Data entries

■ ■ ■ ■

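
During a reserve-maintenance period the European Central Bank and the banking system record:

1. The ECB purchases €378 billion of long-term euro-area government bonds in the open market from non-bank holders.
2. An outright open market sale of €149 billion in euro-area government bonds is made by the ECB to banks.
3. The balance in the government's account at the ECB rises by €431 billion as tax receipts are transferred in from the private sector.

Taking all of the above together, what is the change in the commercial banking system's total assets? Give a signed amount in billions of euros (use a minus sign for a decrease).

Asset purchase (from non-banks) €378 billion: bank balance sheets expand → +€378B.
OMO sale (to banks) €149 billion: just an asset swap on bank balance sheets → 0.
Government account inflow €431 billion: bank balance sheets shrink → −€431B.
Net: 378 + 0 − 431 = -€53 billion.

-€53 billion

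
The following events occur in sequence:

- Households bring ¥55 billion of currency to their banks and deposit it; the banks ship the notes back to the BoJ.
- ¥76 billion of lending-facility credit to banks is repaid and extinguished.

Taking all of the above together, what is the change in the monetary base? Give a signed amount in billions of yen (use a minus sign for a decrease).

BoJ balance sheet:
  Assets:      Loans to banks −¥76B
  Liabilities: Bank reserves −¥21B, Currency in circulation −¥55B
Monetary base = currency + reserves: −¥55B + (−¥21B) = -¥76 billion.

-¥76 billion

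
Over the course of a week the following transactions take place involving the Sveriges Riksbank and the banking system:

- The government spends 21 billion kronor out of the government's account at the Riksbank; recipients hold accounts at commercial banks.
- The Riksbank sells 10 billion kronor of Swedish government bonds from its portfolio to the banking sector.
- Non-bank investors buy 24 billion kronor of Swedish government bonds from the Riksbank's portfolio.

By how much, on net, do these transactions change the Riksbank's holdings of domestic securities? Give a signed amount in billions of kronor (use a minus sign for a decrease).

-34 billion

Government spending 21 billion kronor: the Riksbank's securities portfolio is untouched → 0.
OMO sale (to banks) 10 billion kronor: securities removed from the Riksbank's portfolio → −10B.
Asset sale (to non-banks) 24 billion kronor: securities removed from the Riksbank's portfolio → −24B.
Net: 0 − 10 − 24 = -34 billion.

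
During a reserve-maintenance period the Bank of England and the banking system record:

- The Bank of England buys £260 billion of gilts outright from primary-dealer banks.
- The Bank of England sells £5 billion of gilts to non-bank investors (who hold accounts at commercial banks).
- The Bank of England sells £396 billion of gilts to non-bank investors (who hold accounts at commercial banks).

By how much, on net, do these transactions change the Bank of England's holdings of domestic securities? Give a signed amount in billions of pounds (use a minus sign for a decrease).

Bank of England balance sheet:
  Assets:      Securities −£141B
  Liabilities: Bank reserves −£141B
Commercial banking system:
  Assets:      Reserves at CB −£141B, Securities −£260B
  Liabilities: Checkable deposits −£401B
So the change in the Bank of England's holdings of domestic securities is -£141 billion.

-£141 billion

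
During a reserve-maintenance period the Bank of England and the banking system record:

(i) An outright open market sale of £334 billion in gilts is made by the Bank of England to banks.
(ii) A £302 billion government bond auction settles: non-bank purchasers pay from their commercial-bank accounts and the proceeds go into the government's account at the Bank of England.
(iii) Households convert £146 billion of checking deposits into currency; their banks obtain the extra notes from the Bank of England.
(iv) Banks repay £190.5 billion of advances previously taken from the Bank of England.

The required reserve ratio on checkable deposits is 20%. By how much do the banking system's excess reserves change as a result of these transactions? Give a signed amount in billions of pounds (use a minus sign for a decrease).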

■ ■ ■ ■

Goal of the exercise: Which lines of the data hold the string "Households"? Return each of them.

Output of the exercise:
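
- Households bring ¥55 billion of currency to their banks and deposit it; the banks ship the notes back to the BoJ.
(iii) Households convert £146 billion of checking deposits into currency; their banks obtain the extra notes from the Bank of England.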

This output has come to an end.